### PROBLEM DETAILS:
Count every line of the data that includes "reactions". State only the number.
:: RECORDS FOR THE TASK ::
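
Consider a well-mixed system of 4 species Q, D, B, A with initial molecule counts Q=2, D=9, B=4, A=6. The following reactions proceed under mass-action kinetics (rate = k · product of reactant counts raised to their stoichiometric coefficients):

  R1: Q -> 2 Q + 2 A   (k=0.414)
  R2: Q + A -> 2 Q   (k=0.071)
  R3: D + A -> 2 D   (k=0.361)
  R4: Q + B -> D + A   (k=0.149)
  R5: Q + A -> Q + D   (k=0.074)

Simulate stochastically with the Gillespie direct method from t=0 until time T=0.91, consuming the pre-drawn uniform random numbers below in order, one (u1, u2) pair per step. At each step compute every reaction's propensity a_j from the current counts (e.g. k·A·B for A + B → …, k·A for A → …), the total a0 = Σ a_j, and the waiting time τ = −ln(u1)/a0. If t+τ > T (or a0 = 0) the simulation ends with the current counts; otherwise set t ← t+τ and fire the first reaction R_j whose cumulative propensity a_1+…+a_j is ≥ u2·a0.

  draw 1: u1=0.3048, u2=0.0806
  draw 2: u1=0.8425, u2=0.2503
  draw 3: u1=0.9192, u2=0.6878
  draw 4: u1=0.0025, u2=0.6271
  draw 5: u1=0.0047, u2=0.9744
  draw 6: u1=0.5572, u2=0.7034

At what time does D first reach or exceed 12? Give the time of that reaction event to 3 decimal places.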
:::
:: RECORDS FOR THE TASK ::
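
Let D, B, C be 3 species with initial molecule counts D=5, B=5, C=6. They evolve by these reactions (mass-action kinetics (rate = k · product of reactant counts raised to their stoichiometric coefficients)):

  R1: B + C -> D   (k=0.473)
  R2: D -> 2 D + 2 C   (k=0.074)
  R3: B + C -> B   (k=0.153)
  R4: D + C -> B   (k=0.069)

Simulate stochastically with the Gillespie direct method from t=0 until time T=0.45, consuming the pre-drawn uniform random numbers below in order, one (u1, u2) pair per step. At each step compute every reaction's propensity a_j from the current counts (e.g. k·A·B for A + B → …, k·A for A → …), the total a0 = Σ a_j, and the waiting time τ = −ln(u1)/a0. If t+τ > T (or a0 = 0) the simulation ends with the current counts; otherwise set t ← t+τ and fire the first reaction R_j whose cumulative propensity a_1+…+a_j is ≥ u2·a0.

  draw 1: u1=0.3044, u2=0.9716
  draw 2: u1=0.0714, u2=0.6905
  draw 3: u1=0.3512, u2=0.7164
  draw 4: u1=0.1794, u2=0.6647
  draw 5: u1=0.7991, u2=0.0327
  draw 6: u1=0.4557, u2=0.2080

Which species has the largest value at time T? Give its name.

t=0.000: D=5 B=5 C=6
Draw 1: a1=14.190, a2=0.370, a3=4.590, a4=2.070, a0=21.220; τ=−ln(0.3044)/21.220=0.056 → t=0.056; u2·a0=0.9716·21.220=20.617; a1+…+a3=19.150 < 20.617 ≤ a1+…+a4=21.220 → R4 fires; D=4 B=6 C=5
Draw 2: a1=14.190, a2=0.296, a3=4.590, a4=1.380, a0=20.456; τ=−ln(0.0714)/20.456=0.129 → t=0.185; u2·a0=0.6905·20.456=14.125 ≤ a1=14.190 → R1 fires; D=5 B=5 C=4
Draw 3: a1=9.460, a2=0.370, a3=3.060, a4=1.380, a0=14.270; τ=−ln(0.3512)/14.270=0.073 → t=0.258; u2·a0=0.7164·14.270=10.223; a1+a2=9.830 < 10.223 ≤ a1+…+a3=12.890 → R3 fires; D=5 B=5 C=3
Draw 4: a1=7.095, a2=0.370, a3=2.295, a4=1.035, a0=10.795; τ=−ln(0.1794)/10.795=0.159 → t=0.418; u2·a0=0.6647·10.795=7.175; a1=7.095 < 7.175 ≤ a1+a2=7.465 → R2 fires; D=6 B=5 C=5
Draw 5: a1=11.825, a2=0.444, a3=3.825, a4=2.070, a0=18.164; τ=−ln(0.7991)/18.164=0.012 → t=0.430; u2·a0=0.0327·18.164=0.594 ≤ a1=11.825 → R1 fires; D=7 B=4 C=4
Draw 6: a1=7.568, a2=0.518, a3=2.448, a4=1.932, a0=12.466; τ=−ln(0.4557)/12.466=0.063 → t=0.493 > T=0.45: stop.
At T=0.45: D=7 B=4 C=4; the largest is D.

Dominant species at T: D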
:::
### EXERCISE RESPONSE:
2